BEGIN PROVIDED INFORMATION

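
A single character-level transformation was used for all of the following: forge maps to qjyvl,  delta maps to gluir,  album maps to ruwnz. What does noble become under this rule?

ejwul

Each letter's alphabet position (a=0..z=25) is mapped through 5·x+17 mod 26 — an affine cipher.
Applying it to noble: n(13)→5·13+17≡4=e; o(14)→5·14+17≡9=j; b(1)→5·1+17≡22=w; l(11)→5·11+17≡20=u; e(4)→5·4+17≡11=l (all mod 26).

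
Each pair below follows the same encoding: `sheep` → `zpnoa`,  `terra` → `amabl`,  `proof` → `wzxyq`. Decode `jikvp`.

cable

The shift increases by 1 at each position, starting from +7: 7, 8, 9, ….
Decoding jikvp: j−7=c, i−8=a, k−9=b, v−10=l, p−11=e.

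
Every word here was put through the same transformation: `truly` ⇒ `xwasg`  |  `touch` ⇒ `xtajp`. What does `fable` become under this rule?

In truly: t→x is +4, r→w is +5, u→a is +6, l→s is +7 — the shift increases by 1 each position. Each letter shifts forward by (position + 4), i.e. 4, 5, 6, … — the shift grows by one for each successive letter.
Applying it to fable: f+4=j, a+5=f, b+6=h, l+7=s, e+8=m.

jfhsm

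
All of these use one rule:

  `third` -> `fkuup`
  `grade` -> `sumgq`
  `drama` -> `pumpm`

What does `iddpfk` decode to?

warmth

It's a Vigenère-style cipher with numeric key [12,3]: position i shifts by key[i mod 2].
Decoding iddpfk: i−12=w, d−3=a, d−12=r, p−3=m, f−12=t, k−3=h.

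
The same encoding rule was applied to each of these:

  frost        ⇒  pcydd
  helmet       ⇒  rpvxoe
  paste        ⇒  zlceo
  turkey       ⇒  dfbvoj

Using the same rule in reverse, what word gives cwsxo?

Shifts by position in frost: pos 0: f→p (+10), pos 1: r→c (+11), pos 2: o→y (+10), pos 3: s→d (+11) — repeating every 2. A repeating key of period 2 is used — shifts +10, +11 over and over.
Undoing it on cwsxo: c−10=s, w−11=l, s−10=i, x−11=m, o−10=e.

slime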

END PROVIDED INFORMATION

● ACTION ITEM: Line by line, retype all the entries exactly as they are shown.

● TASK RESPONSE:
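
A single character-level transformation was used for all of the following: forge maps to qjyvl,  delta maps to gluir,  album maps to ruwnz. What does noble become under this rule?

ejwul

Each letter's alphabet position (a=0..z=25) is mapped through 5·x+17 mod 26 — an affine cipher.
Applying it to noble: n(13)→5·13+17≡4=e; o(14)→5·14+17≡9=j; b(1)→5·1+17≡22=w; l(11)→5·11+17≡20=u; e(4)→5·4+17≡11=l (all mod 26).

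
Each pair below follows the same encoding: `sheep` → `zpnoa`,  `terra` → `amabl`,  `proof` → `wzxyq`. Decode `jikvp`.

cable

The shift increases by 1 at each position, starting from +7: 7, 8, 9, ….
Decoding jikvp: j−7=c, i−8=a, k−9=b, v−10=l, p−11=e.

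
Every word here was put through the same transformation: `truly` ⇒ `xwasg`  |  `touch` ⇒ `xtajp`. What does `fable` become under this rule?

In truly: t→x is +4, r→w is +5, u→a is +6, l→s is +7 — the shift increases by 1 each position. Each letter shifts forward by (position + 4), i.e. 4, 5, 6, … — the shift grows by one for each successive letter.
Applying it to fable: f+4=j, a+5=f, b+6=h, l+7=s, e+8=m.

jfhsm

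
All of these use one rule:

  `third` -> `fkuup`
  `grade` -> `sumgq`
  `drama` -> `pumpm`

What does `iddpfk` decode to?

warmth

It's a Vigenère-style cipher with numeric key [12,3]: position i shifts by key[i mod 2].
Decoding iddpfk: i−12=w, d−3=a, d−12=r, p−3=m, f−12=t, k−3=h.

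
The same encoding rule was applied to each of these:

  frost        ⇒  pcydd
  helmet       ⇒  rpvxoe
  paste        ⇒  zlceo
  turkey       ⇒  dfbvoj

Using the same rule in reverse, what word gives cwsxo?

Shifts by position in frost: pos 0: f→p (+10), pos 1: r→c (+11), pos 2: o→y (+10), pos 3: s→d (+11) — repeating every 2. A repeating key of period 2 is used — shifts +10, +11 over and over.
Undoing it on cwsxo: c−10=s, w−11=l, s−10=i, x−11=m, o−10=e.

slime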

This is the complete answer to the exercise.